Only the lines of the data below from the one with "7. wait(T5)" through the one with "After all operations, does" are wanted. Repeat them exactly.

* Stored data entries:
═══
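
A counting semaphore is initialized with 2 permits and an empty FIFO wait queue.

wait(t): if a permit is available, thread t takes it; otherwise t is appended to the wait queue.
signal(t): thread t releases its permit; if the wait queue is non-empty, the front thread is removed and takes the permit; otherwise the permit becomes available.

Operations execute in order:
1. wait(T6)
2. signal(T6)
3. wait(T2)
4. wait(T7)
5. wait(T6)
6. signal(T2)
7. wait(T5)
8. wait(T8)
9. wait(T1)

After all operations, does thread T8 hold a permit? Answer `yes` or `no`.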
═══
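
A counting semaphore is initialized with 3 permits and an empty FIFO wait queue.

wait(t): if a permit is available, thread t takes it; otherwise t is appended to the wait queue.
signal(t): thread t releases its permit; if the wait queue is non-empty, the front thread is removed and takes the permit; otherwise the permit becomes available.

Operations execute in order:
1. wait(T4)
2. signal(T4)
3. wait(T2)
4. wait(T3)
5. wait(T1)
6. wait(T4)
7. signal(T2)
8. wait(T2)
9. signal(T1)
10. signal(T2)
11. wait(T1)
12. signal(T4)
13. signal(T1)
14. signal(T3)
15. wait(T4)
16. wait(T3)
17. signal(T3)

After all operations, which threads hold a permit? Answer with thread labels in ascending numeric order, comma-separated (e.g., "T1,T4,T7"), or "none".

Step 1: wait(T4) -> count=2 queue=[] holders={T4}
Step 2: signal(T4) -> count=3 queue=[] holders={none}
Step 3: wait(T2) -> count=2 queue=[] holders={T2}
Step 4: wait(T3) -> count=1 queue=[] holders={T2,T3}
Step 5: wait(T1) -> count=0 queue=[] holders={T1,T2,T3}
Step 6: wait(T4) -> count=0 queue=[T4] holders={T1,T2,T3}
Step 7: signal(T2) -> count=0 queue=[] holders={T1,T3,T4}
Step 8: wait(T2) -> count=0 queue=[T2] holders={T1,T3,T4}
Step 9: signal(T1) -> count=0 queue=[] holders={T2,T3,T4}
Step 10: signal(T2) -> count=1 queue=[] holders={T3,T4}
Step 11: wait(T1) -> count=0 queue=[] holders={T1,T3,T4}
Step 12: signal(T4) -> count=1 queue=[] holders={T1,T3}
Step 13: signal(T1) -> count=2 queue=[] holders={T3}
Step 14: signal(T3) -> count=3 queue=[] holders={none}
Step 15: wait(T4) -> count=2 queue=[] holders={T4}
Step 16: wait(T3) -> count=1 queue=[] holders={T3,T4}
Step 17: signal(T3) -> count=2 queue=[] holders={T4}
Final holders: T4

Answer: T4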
═══
* Exercise solution:
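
7. wait(T5)
8. wait(T8)
9. wait(T1)

After all operations, does thread T8 hold a permit? Answer `yes` or `no`.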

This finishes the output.